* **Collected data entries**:
━━━━━━━━━━━━━━━━━━━━

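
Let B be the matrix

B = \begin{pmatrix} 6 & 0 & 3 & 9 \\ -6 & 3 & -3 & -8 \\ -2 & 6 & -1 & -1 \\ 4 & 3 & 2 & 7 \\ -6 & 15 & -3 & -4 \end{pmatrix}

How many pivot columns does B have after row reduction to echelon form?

2

Row reduce to echelon form.
R2 ← R2 + R1: [0, 3, 0, 1]
R3 ← R3 + (1/3)·R1: [0, 6, 0, 2]
R4 ← R4 − (2/3)·R1: [0, 3, 0, 1]
R5 ← R5 + R1: [0, 15, 0, 5]
R3 ← R3 − (2)·R2: [0, 0, 0, 0]
R4 ← R4 − R2: [0, 0, 0, 0]
R5 ← R5 − (5)·R2: [0, 0, 0, 0]
Echelon form has 2 nonzero rows, so rank(B) = 2.
Each nonzero row contributes one pivot column: 2 pivot columns.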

━━━━━━━━━━━━━━━━━━━━

* **Prompt**: Print exactly the lines from the beginning of the entries through the line with "2 & 7 \\ -6 & 15". Output nothing more.

* **Response box**:
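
Let B be the matrix

B = \begin{pmatrix} 6 & 0 & 3 & 9 \\ -6 & 3 & -3 & -8 \\ -2 & 6 & -1 & -1 \\ 4 & 3 & 2 & 7 \\ -6 & 15 & -3 & -4 \end{pmatrix}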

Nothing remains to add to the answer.